**BRIEF:** Looking at the records below, please say how many lines contain the word "RETURN", as a bare number.

[Collected data]
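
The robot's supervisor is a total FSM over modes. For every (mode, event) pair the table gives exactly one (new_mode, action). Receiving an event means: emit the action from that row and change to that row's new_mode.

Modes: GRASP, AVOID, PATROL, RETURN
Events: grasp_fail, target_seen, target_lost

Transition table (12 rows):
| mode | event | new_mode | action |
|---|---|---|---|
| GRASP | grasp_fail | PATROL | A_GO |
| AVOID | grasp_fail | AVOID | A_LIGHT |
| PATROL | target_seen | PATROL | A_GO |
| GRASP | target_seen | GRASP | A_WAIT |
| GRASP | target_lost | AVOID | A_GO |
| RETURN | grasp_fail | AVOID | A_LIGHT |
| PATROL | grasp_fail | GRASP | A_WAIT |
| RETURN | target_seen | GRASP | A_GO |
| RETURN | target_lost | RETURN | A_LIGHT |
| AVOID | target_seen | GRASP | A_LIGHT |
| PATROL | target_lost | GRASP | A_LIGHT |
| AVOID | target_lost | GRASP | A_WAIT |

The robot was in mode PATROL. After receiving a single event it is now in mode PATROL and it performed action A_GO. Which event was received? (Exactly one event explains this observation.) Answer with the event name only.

try grasp_fail: (PATROL, grasp_fail) → (GRASP, A_WAIT)
try target_seen: (PATROL, target_seen) → (PATROL, A_GO)  ← matches
try target_lost: (PATROL, target_lost) → (GRASP, A_LIGHT)

target_seen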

**EXERCISE OUTPUT:** 4